#### [Stored data entries]
┄┄┄┄┄┄┄┄┄┄┄┄┄┄┄┄┄┄┄┄
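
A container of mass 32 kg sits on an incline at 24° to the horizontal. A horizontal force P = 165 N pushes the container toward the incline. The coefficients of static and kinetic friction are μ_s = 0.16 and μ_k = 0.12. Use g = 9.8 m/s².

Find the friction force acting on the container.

f ≈ 23.2 N (down the incline)

Normal direction: N = m g cos θ + P sin θ = 353.6 N.
Parallel to the incline: P cos θ − m g sin θ = 150.7 − 127.6 = 23.18 N; the friction needed to balance this is 23.18 N acting down the slope.
The limit of static friction is μ_s N = 56.58 N.
Since 23.18 N is within the 56.58 N limit, the container stays put and friction is exactly 23.2 N.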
┄┄┄┄┄┄┄┄┄┄┄┄┄┄┄┄┄┄┄┄
#### [ABOUT THIS TASK]
Restate all of the data above. Match it word for word.

#### [ANSWER TO THIS TASK]
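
A container of mass 32 kg sits on an incline at 24° to the horizontal. A horizontal force P = 165 N pushes the container toward the incline. The coefficients of static and kinetic friction are μ_s = 0.16 and μ_k = 0.12. Use g = 9.8 m/s².

Find the friction force acting on the container.

f ≈ 23.2 N (down the incline)

Normal direction: N = m g cos θ + P sin θ = 353.6 N.
Parallel to the incline: P cos θ − m g sin θ = 150.7 − 127.6 = 23.18 N; the friction needed to balance this is 23.18 N acting down the slope.
The limit of static friction is μ_s N = 56.58 N.
Since 23.18 N is within the 56.58 N limit, the container stays put and friction is exactly 23.2 N.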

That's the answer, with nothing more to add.